* Work instruction
Word for word, copy all of the entries.

* Records supplied

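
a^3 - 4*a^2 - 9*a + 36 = (a - 4)*(a - 3)*(a + 3)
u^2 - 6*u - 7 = (u - 7)*(u + 1)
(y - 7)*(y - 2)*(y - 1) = y^3 - 10*y^2 + 23*y - 14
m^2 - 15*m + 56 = (m - 8)*(m - 7)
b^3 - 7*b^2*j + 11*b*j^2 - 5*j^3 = (b - 5*j)*(b - j)^2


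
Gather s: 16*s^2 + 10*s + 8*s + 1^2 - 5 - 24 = 16*s^2 + 18*s - 28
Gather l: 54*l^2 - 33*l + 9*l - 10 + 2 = 54*l^2 - 24*l - 8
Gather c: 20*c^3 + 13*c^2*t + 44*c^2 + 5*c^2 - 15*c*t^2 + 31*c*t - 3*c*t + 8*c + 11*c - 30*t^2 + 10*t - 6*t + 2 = 20*c^3 + c^2*(13*t + 49) + c*(-15*t^2 + 28*t + 19) - 30*t^2 + 4*t + 2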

* Result of this exercise
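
a^3 - 4*a^2 - 9*a + 36 = (a - 4)*(a - 3)*(a + 3)
u^2 - 6*u - 7 = (u - 7)*(u + 1)
(y - 7)*(y - 2)*(y - 1) = y^3 - 10*y^2 + 23*y - 14
m^2 - 15*m + 56 = (m - 8)*(m - 7)
b^3 - 7*b^2*j + 11*b*j^2 - 5*j^3 = (b - 5*j)*(b - j)^2


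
Gather s: 16*s^2 + 10*s + 8*s + 1^2 - 5 - 24 = 16*s^2 + 18*s - 28
Gather l: 54*l^2 - 33*l + 9*l - 10 + 2 = 54*l^2 - 24*l - 8
Gather c: 20*c^3 + 13*c^2*t + 44*c^2 + 5*c^2 - 15*c*t^2 + 31*c*t - 3*c*t + 8*c + 11*c - 30*t^2 + 10*t - 6*t + 2 = 20*c^3 + c^2*(13*t + 49) + c*(-15*t^2 + 28*t + 19) - 30*t^2 + 4*t + 2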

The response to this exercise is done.